(Collected data entries)
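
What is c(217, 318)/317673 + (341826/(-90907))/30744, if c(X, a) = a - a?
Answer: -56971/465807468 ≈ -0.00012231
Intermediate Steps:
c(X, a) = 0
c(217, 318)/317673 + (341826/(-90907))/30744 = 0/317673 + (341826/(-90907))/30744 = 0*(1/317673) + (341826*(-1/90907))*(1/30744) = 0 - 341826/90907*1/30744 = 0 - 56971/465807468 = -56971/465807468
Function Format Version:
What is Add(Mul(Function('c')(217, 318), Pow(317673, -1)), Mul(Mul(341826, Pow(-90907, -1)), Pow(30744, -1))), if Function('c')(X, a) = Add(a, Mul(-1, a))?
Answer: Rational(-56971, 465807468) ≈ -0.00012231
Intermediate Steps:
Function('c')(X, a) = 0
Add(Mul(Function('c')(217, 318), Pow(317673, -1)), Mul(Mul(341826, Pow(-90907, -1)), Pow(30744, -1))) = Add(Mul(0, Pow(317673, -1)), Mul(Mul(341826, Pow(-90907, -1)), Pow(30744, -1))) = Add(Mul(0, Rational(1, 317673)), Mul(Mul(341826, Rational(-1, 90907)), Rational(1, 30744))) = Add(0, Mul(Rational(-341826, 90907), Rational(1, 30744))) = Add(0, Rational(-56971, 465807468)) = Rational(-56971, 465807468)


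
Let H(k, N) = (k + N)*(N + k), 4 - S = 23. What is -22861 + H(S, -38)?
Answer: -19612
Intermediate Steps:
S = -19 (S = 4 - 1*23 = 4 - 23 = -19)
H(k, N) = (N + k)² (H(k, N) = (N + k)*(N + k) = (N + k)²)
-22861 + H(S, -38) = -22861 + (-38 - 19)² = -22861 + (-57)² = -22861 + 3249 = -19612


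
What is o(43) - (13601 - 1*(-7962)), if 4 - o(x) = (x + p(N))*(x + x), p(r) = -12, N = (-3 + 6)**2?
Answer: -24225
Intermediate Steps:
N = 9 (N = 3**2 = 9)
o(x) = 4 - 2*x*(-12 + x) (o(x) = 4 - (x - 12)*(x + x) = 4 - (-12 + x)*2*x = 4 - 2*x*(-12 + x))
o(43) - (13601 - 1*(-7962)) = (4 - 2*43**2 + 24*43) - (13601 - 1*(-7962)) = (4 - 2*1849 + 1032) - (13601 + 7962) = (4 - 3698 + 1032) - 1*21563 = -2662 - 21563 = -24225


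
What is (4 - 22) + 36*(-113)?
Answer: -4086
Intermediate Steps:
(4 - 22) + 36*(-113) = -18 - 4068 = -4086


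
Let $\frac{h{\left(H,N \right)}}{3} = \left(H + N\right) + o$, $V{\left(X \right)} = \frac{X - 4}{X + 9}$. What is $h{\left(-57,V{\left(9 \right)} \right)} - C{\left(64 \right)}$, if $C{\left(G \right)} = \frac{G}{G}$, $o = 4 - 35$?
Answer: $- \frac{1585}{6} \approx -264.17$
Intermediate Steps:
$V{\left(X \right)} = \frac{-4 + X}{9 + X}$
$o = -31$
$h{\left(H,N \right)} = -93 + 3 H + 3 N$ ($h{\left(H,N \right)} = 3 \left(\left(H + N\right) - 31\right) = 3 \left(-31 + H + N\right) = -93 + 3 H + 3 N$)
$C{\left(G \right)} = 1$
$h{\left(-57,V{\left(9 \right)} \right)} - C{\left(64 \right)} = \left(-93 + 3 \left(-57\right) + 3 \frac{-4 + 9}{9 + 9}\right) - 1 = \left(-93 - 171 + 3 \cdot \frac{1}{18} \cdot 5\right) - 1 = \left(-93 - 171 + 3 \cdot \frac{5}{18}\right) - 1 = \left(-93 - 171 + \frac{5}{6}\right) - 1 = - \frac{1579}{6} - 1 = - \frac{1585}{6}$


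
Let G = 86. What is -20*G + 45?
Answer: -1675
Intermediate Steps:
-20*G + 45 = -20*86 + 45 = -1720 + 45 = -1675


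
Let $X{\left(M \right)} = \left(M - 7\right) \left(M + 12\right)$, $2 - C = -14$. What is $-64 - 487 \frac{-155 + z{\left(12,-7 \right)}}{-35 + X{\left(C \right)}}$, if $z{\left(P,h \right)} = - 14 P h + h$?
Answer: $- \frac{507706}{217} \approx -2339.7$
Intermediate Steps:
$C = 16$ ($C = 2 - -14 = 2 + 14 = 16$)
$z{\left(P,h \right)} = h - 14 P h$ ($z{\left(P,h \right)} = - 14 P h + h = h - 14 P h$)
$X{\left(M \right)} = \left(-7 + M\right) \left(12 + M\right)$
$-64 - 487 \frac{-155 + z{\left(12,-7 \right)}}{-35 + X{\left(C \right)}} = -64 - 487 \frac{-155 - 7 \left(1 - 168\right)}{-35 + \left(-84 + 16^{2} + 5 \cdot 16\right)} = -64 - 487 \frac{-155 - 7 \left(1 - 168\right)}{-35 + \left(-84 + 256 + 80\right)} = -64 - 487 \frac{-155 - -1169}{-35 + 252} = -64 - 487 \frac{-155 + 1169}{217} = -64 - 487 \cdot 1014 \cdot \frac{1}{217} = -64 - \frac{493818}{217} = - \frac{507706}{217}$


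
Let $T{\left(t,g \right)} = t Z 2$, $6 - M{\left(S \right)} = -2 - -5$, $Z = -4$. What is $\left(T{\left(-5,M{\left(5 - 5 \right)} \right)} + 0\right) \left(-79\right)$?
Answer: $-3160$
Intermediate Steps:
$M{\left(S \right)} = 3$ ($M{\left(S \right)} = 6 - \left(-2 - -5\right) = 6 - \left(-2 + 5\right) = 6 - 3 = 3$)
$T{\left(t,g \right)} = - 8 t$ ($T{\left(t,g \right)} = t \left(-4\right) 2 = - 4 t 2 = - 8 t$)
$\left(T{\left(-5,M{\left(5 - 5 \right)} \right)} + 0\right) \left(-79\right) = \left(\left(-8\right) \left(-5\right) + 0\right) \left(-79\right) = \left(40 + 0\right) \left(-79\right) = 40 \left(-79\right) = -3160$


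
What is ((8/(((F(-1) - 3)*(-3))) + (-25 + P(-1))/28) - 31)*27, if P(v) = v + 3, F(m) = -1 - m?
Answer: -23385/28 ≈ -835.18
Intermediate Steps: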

WORK TO COMPLETE — In the entries above, find each line with the word "Answer" and show it.

SOLUTION TO THIS EXERCISE —
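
Answer: -56971/465807468 ≈ -0.00012231
Answer: Rational(-56971, 465807468) ≈ -0.00012231
Answer: -19612
Answer: -24225
Answer: -4086
Answer: $- \frac{1585}{6} \approx -264.17$
Answer: -1675
Answer: $- \frac{507706}{217} \approx -2339.7$
Answer: $-3160$
Answer: -23385/28 ≈ -835.18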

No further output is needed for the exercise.